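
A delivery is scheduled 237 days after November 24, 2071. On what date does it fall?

July 18, 2072

Count 237 days after November 24, 2071:
November 2071: 30 − 24 = 6 days remain.
Then December (31), January (31), February 2072 (29), March (31), April (30), May (31), June (30): 31 + 31 + 29 + 31 + 30 + 31 + 30 = 213 days.
July 1–18, 2072: 18 days.
Total: 6 + 213 + 18 = 237 days.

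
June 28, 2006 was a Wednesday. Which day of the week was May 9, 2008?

Day-of-year of June 28, 2006: 179.
Day-of-year of May 9, 2008: 130.
2006 has 365 days, so 365 − 179 = 186 days remain in 2006.
Full years: 2007: 365. Sum = 365.
Total: 186 + 365 + 130 = 681 days.
681 mod 7 = 2, so 2 days after Wednesday is Friday.

Friday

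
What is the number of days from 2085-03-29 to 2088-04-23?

Day-of-year of March 29, 2085: 88.
Day-of-year of April 23, 2088: 114.
2085 has 365 days, so 365 − 88 = 277 days remain in 2085.
Full years: 2086: 365; 2087: 365. Sum = 730.
Total: 277 + 730 + 114 = 1121 days.

1121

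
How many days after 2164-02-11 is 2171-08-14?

2741

Day-of-year of February 11, 2164: 42.
Day-of-year of August 14, 2171: 226.
2164 has 366 days, so 366 − 42 = 324 days remain in 2164.
Full years: 2165: 365; 2166: 365; 2167: 365; 2168: 366; 2169: 365; 2170: 365. Sum = 2191.
Total: 324 + 2191 + 226 = 2741 days.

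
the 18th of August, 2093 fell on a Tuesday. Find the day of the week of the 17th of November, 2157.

Day-of-year of August 18, 2093: 230.
Day-of-year of November 17, 2157: 321.
2093 has 365 days, so 365 − 230 = 135 days remain in 2093.
Full years 2094–2156: 48 common + 15 leap = 48×365 + 15×366 = 23010 days.
Total: 135 + 23010 + 321 = 23466 days.
23466 mod 7 = 2, so 2 days after Tuesday is Thursday.

Thursday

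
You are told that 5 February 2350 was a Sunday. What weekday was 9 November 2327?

Wednesday

Count forward from the earlier date (November 9, 2327) to the later (February 5, 2350):
Day-of-year of November 9, 2327: 313.
Day-of-year of February 5, 2350: 36.
2327 has 365 days, so 365 − 313 = 52 days remain in 2327.
Full years 2328–2349: 16 common + 6 leap = 16×365 + 6×366 = 8036 days.
Total: 52 + 8036 + 36 = 8124 days.
8124 mod 7 = 4, so 4 days before Sunday is Wednesday.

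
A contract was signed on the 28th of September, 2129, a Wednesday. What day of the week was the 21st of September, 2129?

Count forward from the earlier date (September 21, 2129) to the later (September 28, 2129):
Within September 2129: 28 − 21 = 7 days.
7 is a multiple of 7, so the 21st of September, 2129 falls on the same weekday: Wednesday.

Wednesday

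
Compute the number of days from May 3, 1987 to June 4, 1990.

May 3, 1987 → May 3, 1988: 366 days (1988 is a leap year).
May 3, 1988 → May 3, 1989: 365 days.
May 3, 1989 → May 3, 1990: 365 days.
May 1990: 31 − 3 = 28 days remain.
June 1–4, 1990: 4 days.
Residual: 32 days.
Total: 1128 days.

1128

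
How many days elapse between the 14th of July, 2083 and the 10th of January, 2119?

12963

Day-of-year of July 14, 2083: 195.
Day-of-year of January 10, 2119: 10.
2083 has 365 days, so 365 − 195 = 170 days remain in 2083.
Full years 2084–2118: 27 common + 8 leap = 27×365 + 8×366 = 12783 days.
Total: 170 + 12783 + 10 = 12963 days.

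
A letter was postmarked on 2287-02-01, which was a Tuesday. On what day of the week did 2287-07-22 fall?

Friday

February 2287: 28 − 1 = 27 days remain (2287 is not a leap year, so February has 28 days).
Then March (31), April (30), May (31), June (30): 31 + 30 + 31 + 30 = 122 days.
July 1–22, 2287: 22 days.
Total: 27 + 122 + 22 = 171 days.
171 mod 7 = 3, so 3 days after Tuesday is Friday.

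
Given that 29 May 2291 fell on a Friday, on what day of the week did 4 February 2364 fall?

Day-of-year of May 29, 2291: 149.
Day-of-year of February 4, 2364: 35.
2291 has 365 days, so 365 − 149 = 216 days remain in 2291.
Full years 2292–2363: 55 common + 17 leap = 55×365 + 17×366 = 26297 days.
Total: 216 + 26297 + 35 = 26548 days.
26548 mod 7 = 4, so 4 days after Friday is Tuesday.

Tuesday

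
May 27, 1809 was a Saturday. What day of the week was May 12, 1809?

Friday

Count forward from the earlier date (May 12, 1809) to the later (May 27, 1809):
Within May 1809: 27 − 12 = 15 days.
15 mod 7 = 1, so 1 day before Saturday is Friday.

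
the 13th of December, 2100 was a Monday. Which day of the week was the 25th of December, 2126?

Wednesday

From December 13, 2100 to December 13, 2126: 26 years, of which 6 contain a Feb 29 — 20×365 + 6×366 = 9496 days.
Within December 2126: 25 − 13 = 12 days.
Total: 9508 days.
9508 mod 7 = 2, so 2 days after Monday is Wednesday.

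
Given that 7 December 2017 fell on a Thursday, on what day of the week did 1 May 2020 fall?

Day-of-year of December 7, 2017: 341.
Day-of-year of May 1, 2020: 122.
2017 has 365 days, so 365 − 341 = 24 days remain in 2017.
Full years: 2018: 365; 2019: 365. Sum = 730.
Total: 24 + 730 + 122 = 876 days.
876 mod 7 = 1, so 1 day after Thursday is Friday.

Friday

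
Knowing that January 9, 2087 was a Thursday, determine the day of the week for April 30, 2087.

Wednesday

January 2087: 31 − 9 = 22 days remain.
Then February 2087 (28), March (31): 28 + 31 = 59 days.
April 1–30, 2087: 30 days.
Total: 22 + 59 + 30 = 111 days.
111 mod 7 = 6, so 6 days after Thursday is Wednesday.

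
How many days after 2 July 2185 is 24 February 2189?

Day-of-year of July 2, 2185: 183.
Day-of-year of February 24, 2189: 55.
2185 has 365 days, so 365 − 183 = 182 days remain in 2185.
Full years: 2186: 365; 2187: 365; 2188: 366. Sum = 1096.
Total: 182 + 1096 + 55 = 1333 days.

1333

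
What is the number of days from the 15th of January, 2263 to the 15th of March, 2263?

January 2263: 31 − 15 = 16 days remain.
Then February 2263 (28): 28 days.
March 1–15, 2263: 15 days.
Total: 16 + 28 + 15 = 59 days.

59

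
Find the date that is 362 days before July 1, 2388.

July 5, 2387

Count 362 days before July 1, 2388:
Day-of-year of July 5, 2387: 186.
Day-of-year of July 1, 2388: 183.
2387 has 365 days, so 365 − 186 = 179 days remain in 2387.
Total: 179 + 183 = 362 days.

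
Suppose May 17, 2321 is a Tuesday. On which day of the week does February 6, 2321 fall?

Count forward from the earlier date (February 6, 2321) to the later (May 17, 2321):
February 2321: 28 − 6 = 22 days remain (2321 is not a leap year, so February has 28 days).
Then March (31), April (30): 31 + 30 = 61 days.
May 1–17, 2321: 17 days.
Total: 22 + 61 + 17 = 100 days.
100 mod 7 = 2, so 2 days before Tuesday is Sunday.

Sunday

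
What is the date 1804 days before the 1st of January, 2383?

the 23rd of January, 2378

Count 1804 days before January 1, 2383:
January 23, 2378 → January 23, 2379: 365 days.
January 23, 2379 → January 23, 2380: 365 days.
January 23, 2380 → January 23, 2381: 366 days (2380 is a leap year).
January 23, 2381 → January 23, 2382: 365 days.
January 2382: 31 − 23 = 8 days remain.
Then 11 full months totalling 334 days.
January 1, 2383: 1 day.
Residual: 343 days.
Total: 1804 days.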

# # # #

* [TASK INSTRUCTIONS] The response should be a verbatim transcription of the data.

* [WRITTEN ANSWER]
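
A delivery is scheduled 237 days after November 24, 2071. On what date does it fall?

July 18, 2072

Count 237 days after November 24, 2071:
November 2071: 30 − 24 = 6 days remain.
Then December (31), January (31), February 2072 (29), March (31), April (30), May (31), June (30): 31 + 31 + 29 + 31 + 30 + 31 + 30 = 213 days.
July 1–18, 2072: 18 days.
Total: 6 + 213 + 18 = 237 days.

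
June 28, 2006 was a Wednesday. Which day of the week was May 9, 2008?

Day-of-year of June 28, 2006: 179.
Day-of-year of May 9, 2008: 130.
2006 has 365 days, so 365 − 179 = 186 days remain in 2006.
Full years: 2007: 365. Sum = 365.
Total: 186 + 365 + 130 = 681 days.
681 mod 7 = 2, so 2 days after Wednesday is Friday.

Friday

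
What is the number of days from 2085-03-29 to 2088-04-23?

Day-of-year of March 29, 2085: 88.
Day-of-year of April 23, 2088: 114.
2085 has 365 days, so 365 − 88 = 277 days remain in 2085.
Full years: 2086: 365; 2087: 365. Sum = 730.
Total: 277 + 730 + 114 = 1121 days.

1121

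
How many days after 2164-02-11 is 2171-08-14?

2741

Day-of-year of February 11, 2164: 42.
Day-of-year of August 14, 2171: 226.
2164 has 366 days, so 366 − 42 = 324 days remain in 2164.
Full years: 2165: 365; 2166: 365; 2167: 365; 2168: 366; 2169: 365; 2170: 365. Sum = 2191.
Total: 324 + 2191 + 226 = 2741 days.

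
the 18th of August, 2093 fell on a Tuesday. Find the day of the week of the 17th of November, 2157.

Day-of-year of August 18, 2093: 230.
Day-of-year of November 17, 2157: 321.
2093 has 365 days, so 365 − 230 = 135 days remain in 2093.
Full years 2094–2156: 48 common + 15 leap = 48×365 + 15×366 = 23010 days.
Total: 135 + 23010 + 321 = 23466 days.
23466 mod 7 = 2, so 2 days after Tuesday is Thursday.

Thursday

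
You are told that 5 February 2350 was a Sunday. What weekday was 9 November 2327?

Wednesday

Count forward from the earlier date (November 9, 2327) to the later (February 5, 2350):
Day-of-year of November 9, 2327: 313.
Day-of-year of February 5, 2350: 36.
2327 has 365 days, so 365 − 313 = 52 days remain in 2327.
Full years 2328–2349: 16 common + 6 leap = 16×365 + 6×366 = 8036 days.
Total: 52 + 8036 + 36 = 8124 days.
8124 mod 7 = 4, so 4 days before Sunday is Wednesday.

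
A contract was signed on the 28th of September, 2129, a Wednesday. What day of the week was the 21st of September, 2129?

Count forward from the earlier date (September 21, 2129) to the later (September 28, 2129):
Within September 2129: 28 − 21 = 7 days.
7 is a multiple of 7, so the 21st of September, 2129 falls on the same weekday: Wednesday.

Wednesday

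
Compute the number of days from May 3, 1987 to June 4, 1990.

May 3, 1987 → May 3, 1988: 366 days (1988 is a leap year).
May 3, 1988 → May 3, 1989: 365 days.
May 3, 1989 → May 3, 1990: 365 days.
May 1990: 31 − 3 = 28 days remain.
June 1–4, 1990: 4 days.
Residual: 32 days.
Total: 1128 days.

1128

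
How many days elapse between the 14th of July, 2083 and the 10th of January, 2119?

12963

Day-of-year of July 14, 2083: 195.
Day-of-year of January 10, 2119: 10.
2083 has 365 days, so 365 − 195 = 170 days remain in 2083.
Full years 2084–2118: 27 common + 8 leap = 27×365 + 8×366 = 12783 days.
Total: 170 + 12783 + 10 = 12963 days.

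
A letter was postmarked on 2287-02-01, which was a Tuesday. On what day of the week did 2287-07-22 fall?

Friday

February 2287: 28 − 1 = 27 days remain (2287 is not a leap year, so February has 28 days).
Then March (31), April (30), May (31), June (30): 31 + 30 + 31 + 30 = 122 days.
July 1–22, 2287: 22 days.
Total: 27 + 122 + 22 = 171 days.
171 mod 7 = 3, so 3 days after Tuesday is Friday.

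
Given that 29 May 2291 fell on a Friday, on what day of the week did 4 February 2364 fall?

Day-of-year of May 29, 2291: 149.
Day-of-year of February 4, 2364: 35.
2291 has 365 days, so 365 − 149 = 216 days remain in 2291.
Full years 2292–2363: 55 common + 17 leap = 55×365 + 17×366 = 26297 days.
Total: 216 + 26297 + 35 = 26548 days.
26548 mod 7 = 4, so 4 days after Friday is Tuesday.

Tuesday

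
May 27, 1809 was a Saturday. What day of the week was May 12, 1809?

Friday

Count forward from the earlier date (May 12, 1809) to the later (May 27, 1809):
Within May 1809: 27 − 12 = 15 days.
15 mod 7 = 1, so 1 day before Saturday is Friday.

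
the 13th of December, 2100 was a Monday. Which day of the week was the 25th of December, 2126?

Wednesday

From December 13, 2100 to December 13, 2126: 26 years, of which 6 contain a Feb 29 — 20×365 + 6×366 = 9496 days.
Within December 2126: 25 − 13 = 12 days.
Total: 9508 days.
9508 mod 7 = 2, so 2 days after Monday is Wednesday.

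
Given that 7 December 2017 fell on a Thursday, on what day of the week did 1 May 2020 fall?

Day-of-year of December 7, 2017: 341.
Day-of-year of May 1, 2020: 122.
2017 has 365 days, so 365 − 341 = 24 days remain in 2017.
Full years: 2018: 365; 2019: 365. Sum = 730.
Total: 24 + 730 + 122 = 876 days.
876 mod 7 = 1, so 1 day after Thursday is Friday.

Friday

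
Knowing that January 9, 2087 was a Thursday, determine the day of the week for April 30, 2087.

Wednesday

January 2087: 31 − 9 = 22 days remain.
Then February 2087 (28), March (31): 28 + 31 = 59 days.
April 1–30, 2087: 30 days.
Total: 22 + 59 + 30 = 111 days.
111 mod 7 = 6, so 6 days after Thursday is Wednesday.

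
How many days after 2 July 2185 is 24 February 2189?

Day-of-year of July 2, 2185: 183.
Day-of-year of February 24, 2189: 55.
2185 has 365 days, so 365 − 183 = 182 days remain in 2185.
Full years: 2186: 365; 2187: 365; 2188: 366. Sum = 1096.
Total: 182 + 1096 + 55 = 1333 days.

1333

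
What is the number of days from the 15th of January, 2263 to the 15th of March, 2263?

January 2263: 31 − 15 = 16 days remain.
Then February 2263 (28): 28 days.
March 1–15, 2263: 15 days.
Total: 16 + 28 + 15 = 59 days.

59

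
Find the date that is 362 days before July 1, 2388.

July 5, 2387

Count 362 days before July 1, 2388:
Day-of-year of July 5, 2387: 186.
Day-of-year of July 1, 2388: 183.
2387 has 365 days, so 365 − 186 = 179 days remain in 2387.
Total: 179 + 183 = 362 days.

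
Suppose May 17, 2321 is a Tuesday. On which day of the week does February 6, 2321 fall?

Count forward from the earlier date (February 6, 2321) to the later (May 17, 2321):
February 2321: 28 − 6 = 22 days remain (2321 is not a leap year, so February has 28 days).
Then March (31), April (30): 31 + 30 = 61 days.
May 1–17, 2321: 17 days.
Total: 22 + 61 + 17 = 100 days.
100 mod 7 = 2, so 2 days before Tuesday is Sunday.

Sunday

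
What is the date 1804 days before the 1st of January, 2383?

the 23rd of January, 2378

Count 1804 days before January 1, 2383:
January 23, 2378 → January 23, 2379: 365 days.
January 23, 2379 → January 23, 2380: 365 days.
January 23, 2380 → January 23, 2381: 366 days (2380 is a leap year).
January 23, 2381 → January 23, 2382: 365 days.
January 2382: 31 − 23 = 8 days remain.
Then 11 full months totalling 334 days.
January 1, 2383: 1 day.
Residual: 343 days.
Total: 1804 days.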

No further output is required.